» What needs to be done
Copy the entries character for character.
┌─ Material shown
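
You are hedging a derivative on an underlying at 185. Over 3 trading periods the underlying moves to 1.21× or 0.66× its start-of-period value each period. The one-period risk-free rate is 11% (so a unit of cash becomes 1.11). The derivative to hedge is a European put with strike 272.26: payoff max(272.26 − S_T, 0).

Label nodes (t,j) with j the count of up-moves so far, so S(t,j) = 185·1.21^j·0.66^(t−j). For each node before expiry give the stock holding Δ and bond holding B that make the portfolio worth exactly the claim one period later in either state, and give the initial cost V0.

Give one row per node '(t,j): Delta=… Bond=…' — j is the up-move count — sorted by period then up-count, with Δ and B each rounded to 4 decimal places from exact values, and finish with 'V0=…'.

Under the risk-neutral measure, an up-move has probability p* = (R−d)/(u−d) = 0.8182 and values discount at R = 1.11.
Payoff layer (t=3): V(3,0)=219.0732, V(3,1)=174.7509, V(3,2)=93.4934, V(3,3)=0.0000
Node (2,0) S=80.5860: V=(p*·174.7509+(1−p*)·219.0732)/1.11=164.6933; Δ=(174.7509−219.0732)/(97.5091−53.1868)=-1.0000; B=V−Δ·S=245.2793
Node (2,1) S=147.7410: V=(p*·93.4934+(1−p*)·174.7509)/1.11=97.5383; Δ=(93.4934−174.7509)/(178.7666−97.5091)=-1.0000; B=V−Δ·S=245.2793
Node (2,2) S=270.8585: V=(p*·0.0000+(1−p*)·93.4934)/1.11=15.3142; Δ=(0.0000−93.4934)/(327.7388−178.7666)=-0.6276; B=V−Δ·S=185.3022
Node (1,0) S=122.1000: V=(p*·97.5383+(1−p*)·164.6933)/1.11=98.8723; Δ=(97.5383−164.6933)/(147.7410−80.5860)=-1.0000; B=V−Δ·S=220.9723
Node (1,1) S=223.8500: V=(p*·15.3142+(1−p*)·97.5383)/1.11=27.2649; Δ=(15.3142−97.5383)/(270.8585−147.7410)=-0.6679; B=V−Δ·S=176.7632
Node (0,0) S=185.0000: V=(p*·27.2649+(1−p*)·98.8723)/1.11=36.2923; Δ=(27.2649−98.8723)/(223.8500−122.1000)=-0.7038; B=V−Δ·S=166.4876
The time-0 hedge costs 36.2923, which is the no-arbitrage price.

(0,0): Delta=-0.7038 Bond=166.4876
(1,0): Delta=-1.0000 Bond=220.9723
(1,1): Delta=-0.6679 Bond=176.7632
(2,0): Delta=-1.0000 Bond=245.2793
(2,1): Delta=-1.0000 Bond=245.2793
(2,2): Delta=-0.6276 Bond=185.3022
V0=36.2923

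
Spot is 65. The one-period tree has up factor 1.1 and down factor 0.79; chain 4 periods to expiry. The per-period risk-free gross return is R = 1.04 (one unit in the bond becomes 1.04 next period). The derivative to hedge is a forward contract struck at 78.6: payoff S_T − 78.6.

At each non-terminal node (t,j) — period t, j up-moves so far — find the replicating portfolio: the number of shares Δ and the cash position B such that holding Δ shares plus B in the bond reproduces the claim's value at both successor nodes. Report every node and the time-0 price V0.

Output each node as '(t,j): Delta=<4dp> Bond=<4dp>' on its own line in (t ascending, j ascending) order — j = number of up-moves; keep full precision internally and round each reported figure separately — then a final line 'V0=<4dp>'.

The replicating-portfolio and risk-neutral prices coincide; use p* = (1.04−0.79)/(1.1−0.79) = 0.8065 for the latter.
Payoff layer (t=4): V(4,0)=-53.2824, V(4,1)=-43.3477, V(4,2)=-29.5145, V(4,3)=-10.2531, V(4,4)=16.5665
Node (3,0) S=32.0475: V=(p*·-43.3477+(1−p*)·-53.2824)/1.04=-43.5294; Δ=(-43.3477−-53.2824)/(35.2523−25.3176)=1.0000; B=V−Δ·S=-75.5769
Node (3,1) S=44.6232: V=(p*·-29.5145+(1−p*)·-43.3477)/1.04=-30.9538; Δ=(-29.5145−-43.3477)/(49.0855−35.2523)=1.0000; B=V−Δ·S=-75.5769
Node (3,2) S=62.1335: V=(p*·-10.2531+(1−p*)·-29.5145)/1.04=-13.4434; Δ=(-10.2531−-29.5145)/(68.3469−49.0855)=1.0000; B=V−Δ·S=-75.5769
Node (3,3) S=86.5150: V=(p*·16.5665+(1−p*)·-10.2531)/1.04=10.9381; Δ=(16.5665−-10.2531)/(95.1665−68.3469)=1.0000; B=V−Δ·S=-75.5769
Node (2,0) S=40.5665: V=(p*·-30.9538+(1−p*)·-43.5294)/1.04=-32.1036; Δ=(-30.9538−-43.5294)/(44.6232−32.0475)=1.0000; B=V−Δ·S=-72.6701
Node (2,1) S=56.4850: V=(p*·-13.4434+(1−p*)·-30.9538)/1.04=-16.1851; Δ=(-13.4434−-30.9538)/(62.1335−44.6232)=1.0000; B=V−Δ·S=-72.6701
Node (2,2) S=78.6500: V=(p*·10.9381+(1−p*)·-13.4434)/1.04=5.9799; Δ=(10.9381−-13.4434)/(86.5150−62.1335)=1.0000; B=V−Δ·S=-72.6701
Node (1,0) S=51.3500: V=(p*·-16.1851+(1−p*)·-32.1036)/1.04=-18.5251; Δ=(-16.1851−-32.1036)/(56.4850−40.5665)=1.0000; B=V−Δ·S=-69.8751
Node (1,1) S=71.5000: V=(p*·5.9799+(1−p*)·-16.1851)/1.04=1.6249; Δ=(5.9799−-16.1851)/(78.6500−56.4850)=1.0000; B=V−Δ·S=-69.8751
Node (0,0) S=65.0000: V=(p*·1.6249+(1−p*)·-18.5251)/1.04=-2.1876; Δ=(1.6249−-18.5251)/(71.5000−51.3500)=1.0000; B=V−Δ·S=-67.1876
Self-financing check: at every node Δ·S+B equals the discounted successor values.

(0,0): Delta=1.0000 Bond=-67.1876
(1,0): Delta=1.0000 Bond=-69.8751
(1,1): Delta=1.0000 Bond=-69.8751
(2,0): Delta=1.0000 Bond=-72.6701
(2,1): Delta=1.0000 Bond=-72.6701
(2,2): Delta=1.0000 Bond=-72.6701
(3,0): Delta=1.0000 Bond=-75.5769
(3,1): Delta=1.0000 Bond=-75.5769
(3,2): Delta=1.0000 Bond=-75.5769
(3,3): Delta=1.0000 Bond=-75.5769
V0=-2.1876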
└─
» Solution to the problem
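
You are hedging a derivative on an underlying at 185. Over 3 trading periods the underlying moves to 1.21× or 0.66× its start-of-period value each period. The one-period risk-free rate is 11% (so a unit of cash becomes 1.11). The derivative to hedge is a European put with strike 272.26: payoff max(272.26 − S_T, 0).

Label nodes (t,j) with j the count of up-moves so far, so S(t,j) = 185·1.21^j·0.66^(t−j). For each node before expiry give the stock holding Δ and bond holding B that make the portfolio worth exactly the claim one period later in either state, and give the initial cost V0.

Give one row per node '(t,j): Delta=… Bond=…' — j is the up-move count — sorted by period then up-count, with Δ and B each rounded to 4 decimal places from exact values, and finish with 'V0=…'.

Under the risk-neutral measure, an up-move has probability p* = (R−d)/(u−d) = 0.8182 and values discount at R = 1.11.
Payoff layer (t=3): V(3,0)=219.0732, V(3,1)=174.7509, V(3,2)=93.4934, V(3,3)=0.0000
Node (2,0) S=80.5860: V=(p*·174.7509+(1−p*)·219.0732)/1.11=164.6933; Δ=(174.7509−219.0732)/(97.5091−53.1868)=-1.0000; B=V−Δ·S=245.2793
Node (2,1) S=147.7410: V=(p*·93.4934+(1−p*)·174.7509)/1.11=97.5383; Δ=(93.4934−174.7509)/(178.7666−97.5091)=-1.0000; B=V−Δ·S=245.2793
Node (2,2) S=270.8585: V=(p*·0.0000+(1−p*)·93.4934)/1.11=15.3142; Δ=(0.0000−93.4934)/(327.7388−178.7666)=-0.6276; B=V−Δ·S=185.3022
Node (1,0) S=122.1000: V=(p*·97.5383+(1−p*)·164.6933)/1.11=98.8723; Δ=(97.5383−164.6933)/(147.7410−80.5860)=-1.0000; B=V−Δ·S=220.9723
Node (1,1) S=223.8500: V=(p*·15.3142+(1−p*)·97.5383)/1.11=27.2649; Δ=(15.3142−97.5383)/(270.8585−147.7410)=-0.6679; B=V−Δ·S=176.7632
Node (0,0) S=185.0000: V=(p*·27.2649+(1−p*)·98.8723)/1.11=36.2923; Δ=(27.2649−98.8723)/(223.8500−122.1000)=-0.7038; B=V−Δ·S=166.4876
The time-0 hedge costs 36.2923, which is the no-arbitrage price.

(0,0): Delta=-0.7038 Bond=166.4876
(1,0): Delta=-1.0000 Bond=220.9723
(1,1): Delta=-0.6679 Bond=176.7632
(2,0): Delta=-1.0000 Bond=245.2793
(2,1): Delta=-1.0000 Bond=245.2793
(2,2): Delta=-0.6276 Bond=185.3022
V0=36.2923

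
Spot is 65. The one-period tree has up factor 1.1 and down factor 0.79; chain 4 periods to expiry. The per-period risk-free gross return is R = 1.04 (one unit in the bond becomes 1.04 next period). The derivative to hedge is a forward contract struck at 78.6: payoff S_T − 78.6.

At each non-terminal node (t,j) — period t, j up-moves so far — find the replicating portfolio: the number of shares Δ and the cash position B such that holding Δ shares plus B in the bond reproduces the claim's value at both successor nodes. Report every node and the time-0 price V0.

Output each node as '(t,j): Delta=<4dp> Bond=<4dp>' on its own line in (t ascending, j ascending) order — j = number of up-moves; keep full precision internally and round each reported figure separately — then a final line 'V0=<4dp>'.

The replicating-portfolio and risk-neutral prices coincide; use p* = (1.04−0.79)/(1.1−0.79) = 0.8065 for the latter.
Payoff layer (t=4): V(4,0)=-53.2824, V(4,1)=-43.3477, V(4,2)=-29.5145, V(4,3)=-10.2531, V(4,4)=16.5665
Node (3,0) S=32.0475: V=(p*·-43.3477+(1−p*)·-53.2824)/1.04=-43.5294; Δ=(-43.3477−-53.2824)/(35.2523−25.3176)=1.0000; B=V−Δ·S=-75.5769
Node (3,1) S=44.6232: V=(p*·-29.5145+(1−p*)·-43.3477)/1.04=-30.9538; Δ=(-29.5145−-43.3477)/(49.0855−35.2523)=1.0000; B=V−Δ·S=-75.5769
Node (3,2) S=62.1335: V=(p*·-10.2531+(1−p*)·-29.5145)/1.04=-13.4434; Δ=(-10.2531−-29.5145)/(68.3469−49.0855)=1.0000; B=V−Δ·S=-75.5769
Node (3,3) S=86.5150: V=(p*·16.5665+(1−p*)·-10.2531)/1.04=10.9381; Δ=(16.5665−-10.2531)/(95.1665−68.3469)=1.0000; B=V−Δ·S=-75.5769
Node (2,0) S=40.5665: V=(p*·-30.9538+(1−p*)·-43.5294)/1.04=-32.1036; Δ=(-30.9538−-43.5294)/(44.6232−32.0475)=1.0000; B=V−Δ·S=-72.6701
Node (2,1) S=56.4850: V=(p*·-13.4434+(1−p*)·-30.9538)/1.04=-16.1851; Δ=(-13.4434−-30.9538)/(62.1335−44.6232)=1.0000; B=V−Δ·S=-72.6701
Node (2,2) S=78.6500: V=(p*·10.9381+(1−p*)·-13.4434)/1.04=5.9799; Δ=(10.9381−-13.4434)/(86.5150−62.1335)=1.0000; B=V−Δ·S=-72.6701
Node (1,0) S=51.3500: V=(p*·-16.1851+(1−p*)·-32.1036)/1.04=-18.5251; Δ=(-16.1851−-32.1036)/(56.4850−40.5665)=1.0000; B=V−Δ·S=-69.8751
Node (1,1) S=71.5000: V=(p*·5.9799+(1−p*)·-16.1851)/1.04=1.6249; Δ=(5.9799−-16.1851)/(78.6500−56.4850)=1.0000; B=V−Δ·S=-69.8751
Node (0,0) S=65.0000: V=(p*·1.6249+(1−p*)·-18.5251)/1.04=-2.1876; Δ=(1.6249−-18.5251)/(71.5000−51.3500)=1.0000; B=V−Δ·S=-67.1876
Self-financing check: at every node Δ·S+B equals the discounted successor values.

(0,0): Delta=1.0000 Bond=-67.1876
(1,0): Delta=1.0000 Bond=-69.8751
(1,1): Delta=1.0000 Bond=-69.8751
(2,0): Delta=1.0000 Bond=-72.6701
(2,1): Delta=1.0000 Bond=-72.6701
(2,2): Delta=1.0000 Bond=-72.6701
(3,0): Delta=1.0000 Bond=-75.5769
(3,1): Delta=1.0000 Bond=-75.5769
(3,2): Delta=1.0000 Bond=-75.5769
(3,3): Delta=1.0000 Bond=-75.5769
V0=-2.1876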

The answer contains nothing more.